[The problem]: Exactly the lines from the opening of the data through the line containing "f'_c = 36.8" should be reproduced, please, with nothing added.

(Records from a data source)
◆ ◆ ◆

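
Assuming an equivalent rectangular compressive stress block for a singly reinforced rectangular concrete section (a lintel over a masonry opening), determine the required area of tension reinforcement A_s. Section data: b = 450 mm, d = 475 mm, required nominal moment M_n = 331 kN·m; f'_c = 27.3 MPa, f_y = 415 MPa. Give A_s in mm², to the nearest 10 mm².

With M_n = 0.85 f'_c a b (d − a/2), solve the quadratic for a:
a = d − √(d² − 2M_n/(0.85 f'_c b)) = 475 − √(475² − 2 × 331×10⁶/(0.85 × 27.3 × 450)) = 72.22 mm.
A_s = 0.85 f'_c a b / f_y = 0.85 × 27.3 × 72.22 × 450 / 415 = 1817.2 mm².

A_s ≈ 1820 mm²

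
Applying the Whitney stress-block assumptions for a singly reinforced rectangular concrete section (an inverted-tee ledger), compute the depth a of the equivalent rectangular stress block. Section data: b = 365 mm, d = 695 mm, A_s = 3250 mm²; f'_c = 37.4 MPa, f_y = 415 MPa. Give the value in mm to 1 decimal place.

T = A_s f_y = 3250 × 415 = 1348750 N = 1348.75 kN.
Setting C = 0.85 f'_c a b equal to T: a = 1348750/(0.85 × 37.4 × 365) = 116.2 mm.

a ≈ 116.2 mm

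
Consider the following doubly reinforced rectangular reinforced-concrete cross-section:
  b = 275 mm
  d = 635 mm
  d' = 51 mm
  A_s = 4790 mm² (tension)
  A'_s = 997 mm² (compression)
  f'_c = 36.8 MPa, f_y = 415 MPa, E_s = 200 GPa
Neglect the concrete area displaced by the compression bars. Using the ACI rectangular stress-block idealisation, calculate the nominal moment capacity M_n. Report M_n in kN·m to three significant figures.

Assume both tension and compression steel yield.
Net tension couple steel: A_s − A'_s = 3793 mm².
a = (A_s − A'_s) f_y / (0.85 f'_c b) = 1574095/(0.85 × 36.8 × 275) = 182.99 mm.
c = a/β₁ = 182.99/0.787 = 232.52 mm; ε'_s = 0.003(c − d')/c = 0.0023 ≥ f_y/E_s = 0.0021, so compression steel does yield.
M_n = (A_s − A'_s) f_y (d − a/2) + A'_s f_y (d − d') = [1574095 × (635 − 91.495) + 413755 × (635 − 51)] × 10⁻⁶ = 855.53 + 241.63 = 1097.16 kN·m.

M_n ≈ 1100 kN·m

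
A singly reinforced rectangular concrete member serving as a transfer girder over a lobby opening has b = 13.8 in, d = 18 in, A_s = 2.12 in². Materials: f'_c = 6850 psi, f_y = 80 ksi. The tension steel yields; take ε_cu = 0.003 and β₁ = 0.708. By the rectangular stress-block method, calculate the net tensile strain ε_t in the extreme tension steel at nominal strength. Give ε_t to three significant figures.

ε_t ≈ 0.0151

a = A_s f_y/(0.85 f'_c b) = 2.111 in.
β₁ = 0.708, so c = a/β₁ = 2.111/0.708 = 2.982 in.
From the linear strain diagram with ε_cu = 0.003: ε_t = 0.003 (d − c)/c = 0.003 × (18 − 2.982)/2.982 = 0.0151.
Since ε_t ≥ 0.005, the section is tension-controlled.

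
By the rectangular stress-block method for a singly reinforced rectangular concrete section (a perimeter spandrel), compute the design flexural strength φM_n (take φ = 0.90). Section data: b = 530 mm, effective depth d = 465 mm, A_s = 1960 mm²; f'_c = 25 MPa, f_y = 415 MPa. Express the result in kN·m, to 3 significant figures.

T = A_s f_y = 1960 × 415 = 813400 N = 813.4 kN.
From C = T: a = T/(0.85 f'_c b) = 813400/(0.85 × 25 × 530) = 72.22 mm.
M_n = T(d − a/2) = 813.4 kN × (465 − 36.11) mm = 348.86 kN·m.
φM_n = 0.90 × 348.86 = 313.97 kN·m.

φM_n ≈ 314 kN·m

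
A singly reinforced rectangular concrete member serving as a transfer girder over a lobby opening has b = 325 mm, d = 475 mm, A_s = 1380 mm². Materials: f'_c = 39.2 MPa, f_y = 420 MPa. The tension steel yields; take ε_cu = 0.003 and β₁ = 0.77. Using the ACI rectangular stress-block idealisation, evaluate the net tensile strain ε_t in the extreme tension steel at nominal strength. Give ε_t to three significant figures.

ε_t ≈ 0.0175

a = A_s f_y/(0.85 f'_c b) = 53.52 mm.
β₁ = 0.77, so c = a/β₁ = 53.52/0.77 = 69.51 mm.
From the linear strain diagram with ε_cu = 0.003: ε_t = 0.003 (d − c)/c = 0.003 × (475 − 69.51)/69.51 = 0.0175.
Since ε_t ≥ 0.005, the section is tension-controlled.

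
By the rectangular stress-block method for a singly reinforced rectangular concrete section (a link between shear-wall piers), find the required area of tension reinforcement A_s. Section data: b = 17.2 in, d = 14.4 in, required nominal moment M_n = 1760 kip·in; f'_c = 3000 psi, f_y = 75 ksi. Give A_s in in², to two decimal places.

From M_n = 0.85 f'_c a b (d − a/2):
a = d − √(d² − 2M_n/(0.85 f'_c b)) = 14.4 − √(14.4² − 2 × 1760/(0.85 × 3 × 17.2)) = 3.126 in.
A_s = 0.85 f'_c a b / f_y = 0.85 × 3 × 3.126 × 17.2 / 75 = 1.828 in².

A_s ≈ 1.83 in²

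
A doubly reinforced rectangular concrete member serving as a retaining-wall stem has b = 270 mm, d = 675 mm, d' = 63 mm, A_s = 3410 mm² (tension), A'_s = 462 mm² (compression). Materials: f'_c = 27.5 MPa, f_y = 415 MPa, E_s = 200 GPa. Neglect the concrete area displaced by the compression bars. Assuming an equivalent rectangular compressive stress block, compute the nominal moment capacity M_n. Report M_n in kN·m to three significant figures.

Assume both tension and compression steel yield.
Net tension couple steel: A_s − A'_s = 2948 mm².
a = (A_s − A'_s) f_y / (0.85 f'_c b) = 1223420/(0.85 × 27.5 × 270) = 193.85 mm.
c = a/β₁ = 193.85/0.85 = 228.06 mm; ε'_s = 0.003(c − d')/c = 0.0022 ≥ f_y/E_s = 0.0021, so compression steel does yield.
M_n = (A_s − A'_s) f_y (d − a/2) + A'_s f_y (d − d') = [1223420 × (675 − 96.925) + 191730 × (675 − 63)] × 10⁻⁶ = 707.23 + 117.34 = 824.57 kN·m.

M_n ≈ 825 kN·m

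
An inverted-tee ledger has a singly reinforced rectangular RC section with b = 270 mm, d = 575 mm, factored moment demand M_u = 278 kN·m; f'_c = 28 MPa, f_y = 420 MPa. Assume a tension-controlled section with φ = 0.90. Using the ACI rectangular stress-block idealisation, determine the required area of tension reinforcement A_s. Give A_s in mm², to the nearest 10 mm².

A_s ≈ 1390 mm²

M_n = M_u/φ = 278/0.90 = 308.889 kN·m.
With M_n = 0.85 f'_c a b (d − a/2), solve the quadratic for a:
a = d − √(d² − 2M_n/(0.85 f'_c b)) = 575 − √(575² − 2 × 308.889×10⁶/(0.85 × 28 × 270)) = 90.76 mm.
A_s = 0.85 f'_c a b / f_y = 0.85 × 28 × 90.76 × 270 / 420 = 1388.6 mm².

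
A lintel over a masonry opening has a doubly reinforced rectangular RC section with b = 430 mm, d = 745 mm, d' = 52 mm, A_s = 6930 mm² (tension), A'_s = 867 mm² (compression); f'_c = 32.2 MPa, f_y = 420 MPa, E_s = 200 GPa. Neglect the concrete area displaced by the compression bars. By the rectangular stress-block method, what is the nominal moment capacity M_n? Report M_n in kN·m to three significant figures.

Assume both tension and compression steel yield.
Net tension couple steel: A_s − A'_s = 6063 mm².
a = (A_s − A'_s) f_y / (0.85 f'_c b) = 2546460/(0.85 × 32.2 × 430) = 216.37 mm.
c = a/β₁ = 216.37/0.82 = 263.87 mm; ε'_s = 0.003(c − d')/c = 0.0024 ≥ f_y/E_s = 0.0021, so compression steel does yield.
M_n = (A_s − A'_s) f_y (d − a/2) + A'_s f_y (d − d') = [2546460 × (745 − 108.185) + 364140 × (745 − 52)] × 10⁻⁶ = 1621.62 + 252.35 = 1873.97 kN·m.

M_n ≈ 1870 kN·m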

◆ ◆ ◆

[Task output]:
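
Assuming an equivalent rectangular compressive stress block for a singly reinforced rectangular concrete section (a lintel over a masonry opening), determine the required area of tension reinforcement A_s. Section data: b = 450 mm, d = 475 mm, required nominal moment M_n = 331 kN·m; f'_c = 27.3 MPa, f_y = 415 MPa. Give A_s in mm², to the nearest 10 mm².

With M_n = 0.85 f'_c a b (d − a/2), solve the quadratic for a:
a = d − √(d² − 2M_n/(0.85 f'_c b)) = 475 − √(475² − 2 × 331×10⁶/(0.85 × 27.3 × 450)) = 72.22 mm.
A_s = 0.85 f'_c a b / f_y = 0.85 × 27.3 × 72.22 × 450 / 415 = 1817.2 mm².

A_s ≈ 1820 mm²

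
Applying the Whitney stress-block assumptions for a singly reinforced rectangular concrete section (an inverted-tee ledger), compute the depth a of the equivalent rectangular stress block. Section data: b = 365 mm, d = 695 mm, A_s = 3250 mm²; f'_c = 37.4 MPa, f_y = 415 MPa. Give the value in mm to 1 decimal place.

T = A_s f_y = 3250 × 415 = 1348750 N = 1348.75 kN.
Setting C = 0.85 f'_c a b equal to T: a = 1348750/(0.85 × 37.4 × 365) = 116.2 mm.

a ≈ 116.2 mm

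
Consider the following doubly reinforced rectangular reinforced-concrete cross-section:
  b = 275 mm
  d = 635 mm
  d' = 51 mm
  A_s = 4790 mm² (tension)
  A'_s = 997 mm² (compression)
  f'_c = 36.8 MPa, f_y = 415 MPa, E_s = 200 GPa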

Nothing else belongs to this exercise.